Copy the entire listing exactly.
----
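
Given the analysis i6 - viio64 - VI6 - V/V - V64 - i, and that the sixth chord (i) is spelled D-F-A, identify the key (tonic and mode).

i is given as D-F-A — a minor triad with root D.
If D is scale degree 1 and the mode makes that degree carry a minor triad, the tonic is D and the mode is minor.

D minor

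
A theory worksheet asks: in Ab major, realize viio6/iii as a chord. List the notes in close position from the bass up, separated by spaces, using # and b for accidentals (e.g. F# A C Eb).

D F B

viio6/iii is a secondary leading-tone chord. The target iii is C in Ab major; the applied chord is rooted a semitone below, on B.
Building a diminished triad on B gives B-D-F.
With the 6 figure the chord is in first inversion; from the bass D upward in close position it reads D-F-B.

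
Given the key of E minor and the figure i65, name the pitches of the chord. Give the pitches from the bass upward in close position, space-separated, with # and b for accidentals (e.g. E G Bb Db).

G B D E

In E minor, the tonic is E, and the diatonic chord built there is a minor seventh chord.
Stacking thirds from E gives E-G-B-D.
With the 65 figure the chord is in first inversion; from the bass G upward in close position it reads G-B-D-E.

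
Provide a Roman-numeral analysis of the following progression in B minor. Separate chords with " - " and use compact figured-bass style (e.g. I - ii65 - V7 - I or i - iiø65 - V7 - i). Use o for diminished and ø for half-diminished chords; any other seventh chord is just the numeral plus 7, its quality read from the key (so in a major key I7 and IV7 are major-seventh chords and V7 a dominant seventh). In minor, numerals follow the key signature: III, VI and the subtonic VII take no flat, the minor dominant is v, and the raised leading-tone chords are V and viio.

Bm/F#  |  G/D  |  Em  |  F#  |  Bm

i64 - VI64 - iv - V - i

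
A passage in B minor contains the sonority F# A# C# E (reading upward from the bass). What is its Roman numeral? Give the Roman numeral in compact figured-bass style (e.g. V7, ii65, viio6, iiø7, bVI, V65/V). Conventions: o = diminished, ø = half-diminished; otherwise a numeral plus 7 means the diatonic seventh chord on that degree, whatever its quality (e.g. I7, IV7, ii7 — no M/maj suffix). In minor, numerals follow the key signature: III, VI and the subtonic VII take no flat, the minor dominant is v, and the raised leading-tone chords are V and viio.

V7

Stacked in thirds the chord is F#-A#-C#-E: a dominant seventh chord on F#.
In B minor, F# is the dominant; the diatonic dominant seventh chord there is V7.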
----
Answer box:
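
Given the analysis i6 - viio64 - VI6 - V/V - V64 - i, and that the sixth chord (i) is spelled D-F-A, identify the key (tonic and mode).

i is given as D-F-A — a minor triad with root D.
If D is scale degree 1 and the mode makes that degree carry a minor triad, the tonic is D and the mode is minor.

D minor

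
A theory worksheet asks: in Ab major, realize viio6/iii as a chord. List the notes in close position from the bass up, separated by spaces, using # and b for accidentals (e.g. F# A C Eb).

D F B

viio6/iii is a secondary leading-tone chord. The target iii is C in Ab major; the applied chord is rooted a semitone below, on B.
Building a diminished triad on B gives B-D-F.
With the 6 figure the chord is in first inversion; from the bass D upward in close position it reads D-F-B.

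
Given the key of E minor and the figure i65, name the pitches of the chord. Give the pitches from the bass upward in close position, space-separated, with # and b for accidentals (e.g. E G Bb Db).

G B D E

In E minor, the tonic is E, and the diatonic chord built there is a minor seventh chord.
Stacking thirds from E gives E-G-B-D.
With the 65 figure the chord is in first inversion; from the bass G upward in close position it reads G-B-D-E.

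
Provide a Roman-numeral analysis of the following progression in B minor. Separate chords with " - " and use compact figured-bass style (e.g. I - ii65 - V7 - I or i - iiø65 - V7 - i). Use o for diminished and ø for half-diminished chords; any other seventh chord is just the numeral plus 7, its quality read from the key (so in a major key I7 and IV7 are major-seventh chords and V7 a dominant seventh). In minor, numerals follow the key signature: III, VI and the subtonic VII take no flat, the minor dominant is v, and the raised leading-tone chords are V and viio.

Bm/F#  |  G/D  |  Em  |  F#  |  Bm

i64 - VI64 - iv - V - i

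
A passage in B minor contains the sonority F# A# C# E (reading upward from the bass). What is its Roman numeral? Give the Roman numeral in compact figured-bass style (e.g. V7, ii65, viio6, iiø7, bVI, V65/V). Conventions: o = diminished, ø = half-diminished; otherwise a numeral plus 7 means the diatonic seventh chord on that degree, whatever its quality (e.g. I7, IV7, ii7 — no M/maj suffix). In minor, numerals follow the key signature: III, VI and the subtonic VII take no flat, the minor dominant is v, and the raised leading-tone chords are V and viio.

V7

Stacked in thirds the chord is F#-A#-C#-E: a dominant seventh chord on F#.
In B minor, F# is the dominant; the diatonic dominant seventh chord there is V7.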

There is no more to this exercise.